#### AIM OF THE EXERCISE:
Select all lines in the records that include "cubic".

===============

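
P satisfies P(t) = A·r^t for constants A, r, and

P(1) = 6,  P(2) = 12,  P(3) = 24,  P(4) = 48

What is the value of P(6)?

192

Consecutive ratio: 12/6 = 2, and 24/12 = 2, so r = 2.
Then A·2^1 = 6 gives A = 3, and P(t) = 3·2^t.
P(6) = 3·2^6 = 192.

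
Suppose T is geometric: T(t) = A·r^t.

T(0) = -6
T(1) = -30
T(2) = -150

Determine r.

Consecutive ratio: -30/(-6) = 5, and -150/(-30) = 5, so r = 5.
Then A·5^0 = -6 gives A = -6, and T(t) = -6·5^t.

5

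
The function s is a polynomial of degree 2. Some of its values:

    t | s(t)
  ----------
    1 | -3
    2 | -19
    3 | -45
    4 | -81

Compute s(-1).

-1

First differences: -16, -26, -36. Second differences: -10, -10.
Level-2 differences are constant, so s has degree 2.
Fitting a degree-2 polynomial gives s(t) = -5t² - t + 3.
Then s(-1) = -1.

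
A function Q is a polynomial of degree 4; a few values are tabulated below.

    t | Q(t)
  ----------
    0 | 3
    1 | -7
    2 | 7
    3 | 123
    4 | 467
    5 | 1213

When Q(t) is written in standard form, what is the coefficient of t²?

-5

Write Q(t) = at^4 + bt³ + ct² + dt + e; the 6 given values yield a linear system in the 5 coefficients.
Solving, Q(t) = 2t^4 + t³ - 5t² - 8t + 3.
The coefficient of t² is -5.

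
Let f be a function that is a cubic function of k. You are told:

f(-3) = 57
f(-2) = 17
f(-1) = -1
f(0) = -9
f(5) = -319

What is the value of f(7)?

-793

Write f(k) = ak³ + bk² + ck + d; the 5 given values yield a linear system in the 4 coefficients.
Solving, f(k) = -2k³ - k² - 7k - 9.
Then f(7) = -793.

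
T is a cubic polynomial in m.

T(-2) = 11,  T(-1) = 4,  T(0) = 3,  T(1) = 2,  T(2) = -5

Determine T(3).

Write T(m) = am³ + bm² + cm + d; the 5 given values yield a linear system in the 4 coefficients.
Solving, T(m) = -m³ + 3.
Then T(3) = -24.

-24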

===============

#### RESULT OF THE TASK:
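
Let f be a function that is a cubic function of k. You are told:
T is a cubic polynomial in m.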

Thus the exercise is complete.